▶ **Task goal**
Using the records below, write out again exactly the lines that begin at the line containing "2. 2y zero-coupon bond, price 9651/10000" and end at the line containing "5. 5y coupon bond, annual coupon 8.2500%", and no other lines.

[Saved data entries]
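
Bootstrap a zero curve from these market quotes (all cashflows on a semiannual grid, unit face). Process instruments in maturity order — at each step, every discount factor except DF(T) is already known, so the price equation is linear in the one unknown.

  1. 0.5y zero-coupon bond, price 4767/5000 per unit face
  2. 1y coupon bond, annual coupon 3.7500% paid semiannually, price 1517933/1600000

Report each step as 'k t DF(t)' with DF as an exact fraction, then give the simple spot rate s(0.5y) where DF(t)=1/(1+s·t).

step 1 [0.5y] zero: DF = P = 4767/5000 ≈ 0.953400
step 2 [1y] bond c/2=3/160: DF=(1517933/1600000 − 3/160·(0.953400))/(1+3/160) = 9137/10000 ≈ 0.913700

1 1/2 4767/5000
2 1 9137/10000
s(0.5y) = (1/(4767/5000) − 1)/(1/2) = 466/4767 ≈ 9.7755%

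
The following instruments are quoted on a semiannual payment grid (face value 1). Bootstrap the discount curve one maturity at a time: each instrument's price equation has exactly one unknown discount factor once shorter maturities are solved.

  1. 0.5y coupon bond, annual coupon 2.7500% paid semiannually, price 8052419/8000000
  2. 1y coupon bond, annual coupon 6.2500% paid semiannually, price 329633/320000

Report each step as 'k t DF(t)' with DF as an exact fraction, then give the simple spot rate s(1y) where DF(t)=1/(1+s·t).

1 1/2 9929/10000
2 1 1211/1250
s(1y) = (1/(1211/1250) − 1)/(1) = 39/1211 ≈ 3.2205%

step 1 [0.5y] bond c/2=11/800: DF=(8052419/8000000 − 11/800·(0))/(1+11/800) = 9929/10000 ≈ 0.992900
step 2 [1y] bond c/2=1/32: DF=(329633/320000 − 1/32·(0.992900))/(1+1/32) = 1211/1250 ≈ 0.968800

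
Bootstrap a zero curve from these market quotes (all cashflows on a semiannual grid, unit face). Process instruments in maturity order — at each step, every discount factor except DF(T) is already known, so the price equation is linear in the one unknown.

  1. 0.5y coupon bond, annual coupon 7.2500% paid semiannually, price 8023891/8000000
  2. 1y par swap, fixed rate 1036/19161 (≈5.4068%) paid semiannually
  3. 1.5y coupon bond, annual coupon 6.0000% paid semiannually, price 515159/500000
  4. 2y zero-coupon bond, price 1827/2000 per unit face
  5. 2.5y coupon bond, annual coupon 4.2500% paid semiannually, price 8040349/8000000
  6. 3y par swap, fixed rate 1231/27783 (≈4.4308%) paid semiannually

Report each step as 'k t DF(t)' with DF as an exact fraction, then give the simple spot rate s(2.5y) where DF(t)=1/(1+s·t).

step 1 [0.5y] bond c/2=29/800: DF=(8023891/8000000 − 29/800·(0))/(1+29/800) = 9679/10000 ≈ 0.967900
step 2 [1y] swap r/2=518/19161: DF=(1 − 518/19161·(0.967900))/(1+518/19161) = 4741/5000 ≈ 0.948200
step 3 [1.5y] bond c/2=3/100: DF=(515159/500000 − 3/100·(0.967900+0.948200))/(1+3/100) = 1889/2000 ≈ 0.944500
step 4 [2y] zero: DF = P = 1827/2000 ≈ 0.913500
step 5 [2.5y] bond c/2=17/800: DF=(8040349/8000000 − 17/800·(0.967900+0.948200+0.944500+0.913500))/(1+17/800) = 566/625 ≈ 0.905600
step 6 [3y] swap r/2=1231/55566: DF=(1 − 1231/55566·(0.967900+0.948200+0.944500+0.913500+0.905600))/(1+1231/55566) = 8769/10000 ≈ 0.876900

1 1/2 9679/10000
2 1 4741/5000
3 3/2 1889/2000
4 2 1827/2000
5 5/2 566/625
6 3 8769/10000
s(2.5y) = (1/(566/625) − 1)/(5/2) = 59/1415 ≈ 4.1696%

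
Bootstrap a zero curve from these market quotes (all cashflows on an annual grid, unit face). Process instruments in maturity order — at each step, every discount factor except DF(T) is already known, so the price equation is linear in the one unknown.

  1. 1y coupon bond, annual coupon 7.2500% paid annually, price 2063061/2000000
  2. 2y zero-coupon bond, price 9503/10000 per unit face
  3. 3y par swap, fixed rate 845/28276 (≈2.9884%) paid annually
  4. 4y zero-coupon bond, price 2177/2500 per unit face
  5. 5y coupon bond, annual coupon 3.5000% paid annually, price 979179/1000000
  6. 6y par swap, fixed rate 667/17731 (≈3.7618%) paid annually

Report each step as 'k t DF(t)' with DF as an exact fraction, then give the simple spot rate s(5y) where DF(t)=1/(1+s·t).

1 1 4809/5000
2 2 9503/10000
3 3 1831/2000
4 4 2177/2500
5 5 821/1000
6 6 7999/10000
s(5y) = (1/(821/1000) − 1)/(5) = 179/4105 ≈ 4.3605%

step 1 [1y] bond c/1=29/400: DF=(2063061/2000000 − 29/400·(0))/(1+29/400) = 4809/5000 ≈ 0.961800
step 2 [2y] zero: DF = P = 9503/10000 ≈ 0.950300
step 3 [3y] swap r/1=845/28276: DF=(1 − 845/28276·(0.961800+0.950300))/(1+845/28276) = 1831/2000 ≈ 0.915500
step 4 [4y] zero: DF = P = 2177/2500 ≈ 0.870800
step 5 [5y] bond c/1=7/200: DF=(979179/1000000 − 7/200·(0.961800+0.950300+0.915500+0.870800))/(1+7/200) = 821/1000 ≈ 0.821000
step 6 [6y] swap r/1=667/17731: DF=(1 − 667/17731·(0.961800+0.950300+0.915500+0.870800+0.821000))/(1+667/17731) = 7999/10000 ≈ 0.799900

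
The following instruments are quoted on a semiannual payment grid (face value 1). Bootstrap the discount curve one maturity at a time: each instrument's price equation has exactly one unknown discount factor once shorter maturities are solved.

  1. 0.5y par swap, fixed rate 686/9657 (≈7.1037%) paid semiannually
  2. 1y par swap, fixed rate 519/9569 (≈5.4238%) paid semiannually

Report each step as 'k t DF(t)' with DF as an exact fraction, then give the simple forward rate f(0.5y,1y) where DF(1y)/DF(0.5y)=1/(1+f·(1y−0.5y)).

step 1 [0.5y] swap r/2=343/9657: DF=(1 − 343/9657·(0))/(1+343/9657) = 9657/10000 ≈ 0.965700
step 2 [1y] swap r/2=519/19138: DF=(1 − 519/19138·(0.965700))/(1+519/19138) = 9481/10000 ≈ 0.948100

1 1/2 9657/10000
2 1 9481/10000
f(0.5y,1y) = ((9657/10000)/(9481/10000) − 1)/(1/2) = 352/9481 ≈ 3.7127%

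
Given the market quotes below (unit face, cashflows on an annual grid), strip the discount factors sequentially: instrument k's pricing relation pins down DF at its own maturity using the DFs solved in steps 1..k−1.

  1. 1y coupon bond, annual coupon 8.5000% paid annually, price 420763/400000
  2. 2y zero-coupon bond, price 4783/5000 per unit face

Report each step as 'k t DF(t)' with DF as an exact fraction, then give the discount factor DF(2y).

step 1 [1y] bond c/1=17/200: DF=(420763/400000 − 17/200·(0))/(1+17/200) = 1939/2000 ≈ 0.969500
step 2 [2y] zero: DF = P = 4783/5000 ≈ 0.956600

1 1 1939/2000
2 2 4783/5000
DF(2y) = 4783/5000 ≈ 0.956600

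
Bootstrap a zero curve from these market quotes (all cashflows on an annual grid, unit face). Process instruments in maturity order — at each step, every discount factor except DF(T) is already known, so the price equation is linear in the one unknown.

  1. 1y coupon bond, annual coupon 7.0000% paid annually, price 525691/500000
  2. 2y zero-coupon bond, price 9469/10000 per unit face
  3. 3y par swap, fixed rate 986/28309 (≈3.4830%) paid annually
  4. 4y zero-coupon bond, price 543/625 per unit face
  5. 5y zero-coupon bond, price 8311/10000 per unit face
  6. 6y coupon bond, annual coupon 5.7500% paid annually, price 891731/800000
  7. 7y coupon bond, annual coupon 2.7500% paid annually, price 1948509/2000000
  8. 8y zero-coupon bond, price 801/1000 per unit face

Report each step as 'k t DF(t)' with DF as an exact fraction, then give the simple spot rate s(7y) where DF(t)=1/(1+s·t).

step 1 [1y] bond c/1=7/100: DF=(525691/500000 − 7/100·(0))/(1+7/100) = 4913/5000 ≈ 0.982600
step 2 [2y] zero: DF = P = 9469/10000 ≈ 0.946900
step 3 [3y] swap r/1=986/28309: DF=(1 − 986/28309·(0.982600+0.946900))/(1+986/28309) = 4507/5000 ≈ 0.901400
step 4 [4y] zero: DF = P = 543/625 ≈ 0.868800
step 5 [5y] zero: DF = P = 8311/10000 ≈ 0.831100
step 6 [6y] bond c/1=23/400: DF=(891731/800000 − 23/400·(0.982600+0.946900+0.901400+0.868800+0.831100))/(1+23/400) = 8077/10000 ≈ 0.807700
step 7 [7y] bond c/1=11/400: DF=(1948509/2000000 − 11/400·(0.982600+0.946900+0.901400+0.868800+0.831100+0.807700))/(1+11/400) = 8053/10000 ≈ 0.805300
step 8 [8y] zero: DF = P = 801/1000 ≈ 0.801000

1 1 4913/5000
2 2 9469/10000
3 3 4507/5000
4 4 543/625
5 5 8311/10000
6 6 8077/10000
7 7 8053/10000
8 8 801/1000
s(7y) = (1/(8053/10000) − 1)/(7) = 1947/56371 ≈ 3.4539%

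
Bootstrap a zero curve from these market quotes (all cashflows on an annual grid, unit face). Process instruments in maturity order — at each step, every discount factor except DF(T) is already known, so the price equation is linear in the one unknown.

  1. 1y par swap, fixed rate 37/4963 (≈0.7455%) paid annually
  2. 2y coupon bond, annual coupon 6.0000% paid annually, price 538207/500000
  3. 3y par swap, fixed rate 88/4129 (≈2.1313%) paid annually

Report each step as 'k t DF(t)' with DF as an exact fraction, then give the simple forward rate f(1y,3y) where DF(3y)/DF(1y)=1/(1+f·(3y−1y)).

step 1 [1y] swap r/1=37/4963: DF=(1 − 37/4963·(0))/(1+37/4963) = 4963/5000 ≈ 0.992600
step 2 [2y] bond c/1=3/50: DF=(538207/500000 − 3/50·(0.992600))/(1+3/50) = 9593/10000 ≈ 0.959300
step 3 [3y] swap r/1=88/4129: DF=(1 − 88/4129·(0.992600+0.959300))/(1+88/4129) = 1173/1250 ≈ 0.938400

1 1 4963/5000
2 2 9593/10000
3 3 1173/1250
f(1y,3y) = ((4963/5000)/(1173/1250) − 1)/(2) = 271/9384 ≈ 2.8879%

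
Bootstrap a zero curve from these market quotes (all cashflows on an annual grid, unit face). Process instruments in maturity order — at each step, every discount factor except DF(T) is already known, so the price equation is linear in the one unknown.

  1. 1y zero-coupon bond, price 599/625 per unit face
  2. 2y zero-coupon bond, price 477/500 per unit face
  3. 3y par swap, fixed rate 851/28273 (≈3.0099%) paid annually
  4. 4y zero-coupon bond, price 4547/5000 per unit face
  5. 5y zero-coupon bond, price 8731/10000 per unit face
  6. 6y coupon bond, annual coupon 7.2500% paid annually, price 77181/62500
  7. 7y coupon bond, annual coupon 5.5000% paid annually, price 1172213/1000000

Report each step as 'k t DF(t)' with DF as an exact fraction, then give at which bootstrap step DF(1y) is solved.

step 1 [1y] zero: DF = P = 599/625 ≈ 0.958400
step 2 [2y] zero: DF = P = 477/500 ≈ 0.954000
step 3 [3y] swap r/1=851/28273: DF=(1 − 851/28273·(0.958400+0.954000))/(1+851/28273) = 9149/10000 ≈ 0.914900
step 4 [4y] zero: DF = P = 4547/5000 ≈ 0.909400
step 5 [5y] zero: DF = P = 8731/10000 ≈ 0.873100
step 6 [6y] bond c/1=29/400: DF=(77181/62500 − 29/400·(0.958400+0.954000+0.914900+0.909400+0.873100))/(1+29/400) = 4199/5000 ≈ 0.839800
step 7 [7y] bond c/1=11/200: DF=(1172213/1000000 − 11/200·(0.958400+0.954000+0.914900+0.909400+0.873100+0.839800))/(1+11/200) = 827/1000 ≈ 0.827000

1 1 599/625
2 2 477/500
3 3 9149/10000
4 4 4547/5000
5 5 8731/10000
6 6 4199/5000
7 7 827/1000
DF(1y) is solved at step 1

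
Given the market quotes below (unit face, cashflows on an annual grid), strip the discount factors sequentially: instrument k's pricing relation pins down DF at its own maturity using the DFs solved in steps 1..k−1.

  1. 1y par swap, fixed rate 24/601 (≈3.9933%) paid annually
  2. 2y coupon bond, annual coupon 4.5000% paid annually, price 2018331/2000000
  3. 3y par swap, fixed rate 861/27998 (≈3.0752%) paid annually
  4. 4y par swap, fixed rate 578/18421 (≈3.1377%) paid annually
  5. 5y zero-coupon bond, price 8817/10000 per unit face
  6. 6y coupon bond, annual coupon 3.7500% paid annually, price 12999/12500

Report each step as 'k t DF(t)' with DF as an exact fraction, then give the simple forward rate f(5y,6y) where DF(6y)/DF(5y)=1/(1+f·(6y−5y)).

step 1 [1y] swap r/1=24/601: DF=(1 − 24/601·(0))/(1+24/601) = 601/625 ≈ 0.961600
step 2 [2y] bond c/1=9/200: DF=(2018331/2000000 − 9/200·(0.961600))/(1+9/200) = 9243/10000 ≈ 0.924300
step 3 [3y] swap r/1=861/27998: DF=(1 − 861/27998·(0.961600+0.924300))/(1+861/27998) = 9139/10000 ≈ 0.913900
step 4 [4y] swap r/1=578/18421: DF=(1 − 578/18421·(0.961600+0.924300+0.913900))/(1+578/18421) = 2211/2500 ≈ 0.884400
step 5 [5y] zero: DF = P = 8817/10000 ≈ 0.881700
step 6 [6y] bond c/1=3/80: DF=(12999/12500 − 3/80·(0.961600+0.924300+0.913900+0.884400+0.881700))/(1+3/80) = 8373/10000 ≈ 0.837300

1 1 601/625
2 2 9243/10000
3 3 9139/10000
4 4 2211/2500
5 5 8817/10000
6 6 8373/10000
f(5y,6y) = ((8817/10000)/(8373/10000) − 1)/(1) = 148/2791 ≈ 5.3028%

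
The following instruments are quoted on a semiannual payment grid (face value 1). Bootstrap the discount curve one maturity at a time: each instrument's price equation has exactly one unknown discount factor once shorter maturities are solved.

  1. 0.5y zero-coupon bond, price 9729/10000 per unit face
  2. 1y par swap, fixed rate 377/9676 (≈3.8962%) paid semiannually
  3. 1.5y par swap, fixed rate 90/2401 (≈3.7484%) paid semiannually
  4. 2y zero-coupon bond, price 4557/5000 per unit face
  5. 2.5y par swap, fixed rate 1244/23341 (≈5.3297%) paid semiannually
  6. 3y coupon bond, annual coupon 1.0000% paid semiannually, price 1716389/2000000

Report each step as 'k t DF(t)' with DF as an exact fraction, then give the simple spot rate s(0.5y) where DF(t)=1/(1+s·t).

step 1 [0.5y] zero: DF = P = 9729/10000 ≈ 0.972900
step 2 [1y] swap r/2=377/19352: DF=(1 − 377/19352·(0.972900))/(1+377/19352) = 9623/10000 ≈ 0.962300
step 3 [1.5y] swap r/2=45/2401: DF=(1 − 45/2401·(0.972900+0.962300))/(1+45/2401) = 473/500 ≈ 0.946000
step 4 [2y] zero: DF = P = 4557/5000 ≈ 0.911400
step 5 [2.5y] swap r/2=622/23341: DF=(1 − 622/23341·(0.972900+0.962300+0.946000+0.911400))/(1+622/23341) = 2189/2500 ≈ 0.875600
step 6 [3y] bond c/2=1/200: DF=(1716389/2000000 − 1/200·(0.972900+0.962300+0.946000+0.911400+0.875600))/(1+1/200) = 8307/10000 ≈ 0.830700

1 1/2 9729/10000
2 1 9623/10000
3 3/2 473/500
4 2 4557/5000
5 5/2 2189/2500
6 3 8307/10000
s(0.5y) = (1/(9729/10000) − 1)/(1/2) = 542/9729 ≈ 5.5710%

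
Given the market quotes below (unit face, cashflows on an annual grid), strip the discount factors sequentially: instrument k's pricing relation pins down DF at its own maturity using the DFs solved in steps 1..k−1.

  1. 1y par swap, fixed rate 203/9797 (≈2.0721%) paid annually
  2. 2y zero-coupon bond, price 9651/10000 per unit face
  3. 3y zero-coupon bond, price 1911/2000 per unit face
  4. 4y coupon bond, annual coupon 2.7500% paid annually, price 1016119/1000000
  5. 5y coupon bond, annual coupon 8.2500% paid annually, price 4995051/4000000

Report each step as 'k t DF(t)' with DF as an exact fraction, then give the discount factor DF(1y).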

▶ **Finished task**
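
  2. 2y zero-coupon bond, price 9651/10000 per unit face
  3. 3y zero-coupon bond, price 1911/2000 per unit face
  4. 4y coupon bond, annual coupon 2.7500% paid annually, price 1016119/1000000
  5. 5y coupon bond, annual coupon 8.2500% paid annually, price 4995051/4000000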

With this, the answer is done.